··· Records to process

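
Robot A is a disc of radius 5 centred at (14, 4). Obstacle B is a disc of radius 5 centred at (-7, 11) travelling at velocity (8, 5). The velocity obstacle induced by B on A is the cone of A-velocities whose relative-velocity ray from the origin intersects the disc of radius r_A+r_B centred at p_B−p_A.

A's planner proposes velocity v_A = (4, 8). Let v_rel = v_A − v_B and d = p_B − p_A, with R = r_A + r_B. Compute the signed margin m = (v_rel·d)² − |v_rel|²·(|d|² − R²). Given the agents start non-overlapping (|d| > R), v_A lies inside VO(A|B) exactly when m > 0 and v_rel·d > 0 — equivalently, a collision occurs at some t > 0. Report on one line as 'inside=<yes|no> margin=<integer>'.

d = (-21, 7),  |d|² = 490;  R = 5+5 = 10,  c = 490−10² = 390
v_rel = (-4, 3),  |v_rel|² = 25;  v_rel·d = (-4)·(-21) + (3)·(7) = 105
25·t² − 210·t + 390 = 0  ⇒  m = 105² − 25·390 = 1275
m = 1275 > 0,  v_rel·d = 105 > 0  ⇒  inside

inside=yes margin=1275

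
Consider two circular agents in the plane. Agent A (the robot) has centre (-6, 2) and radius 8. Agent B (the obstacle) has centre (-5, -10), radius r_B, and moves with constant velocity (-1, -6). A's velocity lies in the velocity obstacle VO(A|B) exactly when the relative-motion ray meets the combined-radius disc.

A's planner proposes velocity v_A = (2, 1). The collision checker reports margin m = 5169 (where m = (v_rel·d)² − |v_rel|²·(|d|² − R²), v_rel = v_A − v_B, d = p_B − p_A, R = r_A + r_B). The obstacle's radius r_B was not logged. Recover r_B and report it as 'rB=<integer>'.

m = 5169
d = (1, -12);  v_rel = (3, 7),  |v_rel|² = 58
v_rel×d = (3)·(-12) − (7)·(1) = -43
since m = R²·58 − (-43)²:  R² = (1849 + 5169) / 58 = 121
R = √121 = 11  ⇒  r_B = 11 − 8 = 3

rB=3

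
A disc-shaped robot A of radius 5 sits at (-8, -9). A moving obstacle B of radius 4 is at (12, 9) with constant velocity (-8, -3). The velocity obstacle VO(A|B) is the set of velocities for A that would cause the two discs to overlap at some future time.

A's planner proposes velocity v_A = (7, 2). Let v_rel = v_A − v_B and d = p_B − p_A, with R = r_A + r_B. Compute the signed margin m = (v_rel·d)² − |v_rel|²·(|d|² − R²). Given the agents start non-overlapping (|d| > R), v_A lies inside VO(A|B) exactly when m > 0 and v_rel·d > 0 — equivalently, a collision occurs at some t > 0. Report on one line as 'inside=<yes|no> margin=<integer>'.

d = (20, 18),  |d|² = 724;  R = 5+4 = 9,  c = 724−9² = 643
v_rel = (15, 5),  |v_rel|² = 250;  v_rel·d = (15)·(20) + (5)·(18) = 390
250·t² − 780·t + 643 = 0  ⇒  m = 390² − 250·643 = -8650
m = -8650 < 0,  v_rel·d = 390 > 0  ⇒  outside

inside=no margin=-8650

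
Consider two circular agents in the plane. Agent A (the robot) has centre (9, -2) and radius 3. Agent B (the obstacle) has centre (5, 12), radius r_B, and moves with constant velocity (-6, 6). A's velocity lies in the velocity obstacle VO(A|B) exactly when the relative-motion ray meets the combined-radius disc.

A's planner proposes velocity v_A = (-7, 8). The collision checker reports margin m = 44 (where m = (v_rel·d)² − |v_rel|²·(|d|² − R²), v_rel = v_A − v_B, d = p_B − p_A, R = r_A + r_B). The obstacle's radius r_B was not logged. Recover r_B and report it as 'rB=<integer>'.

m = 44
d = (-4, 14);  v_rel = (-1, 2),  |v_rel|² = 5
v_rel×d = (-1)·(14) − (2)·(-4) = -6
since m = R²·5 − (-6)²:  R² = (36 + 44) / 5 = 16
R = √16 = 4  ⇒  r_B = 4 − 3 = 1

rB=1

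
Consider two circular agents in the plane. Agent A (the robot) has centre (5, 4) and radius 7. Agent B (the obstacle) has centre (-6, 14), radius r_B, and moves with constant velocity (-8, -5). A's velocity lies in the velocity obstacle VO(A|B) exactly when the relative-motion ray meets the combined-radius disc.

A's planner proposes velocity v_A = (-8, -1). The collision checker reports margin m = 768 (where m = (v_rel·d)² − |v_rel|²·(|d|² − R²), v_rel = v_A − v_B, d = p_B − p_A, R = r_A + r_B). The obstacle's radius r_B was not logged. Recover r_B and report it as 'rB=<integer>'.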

······

• Description of the task
What is the number of lines in the listing that contain the string "moves"? Give it alone.

• Result of this exercise
3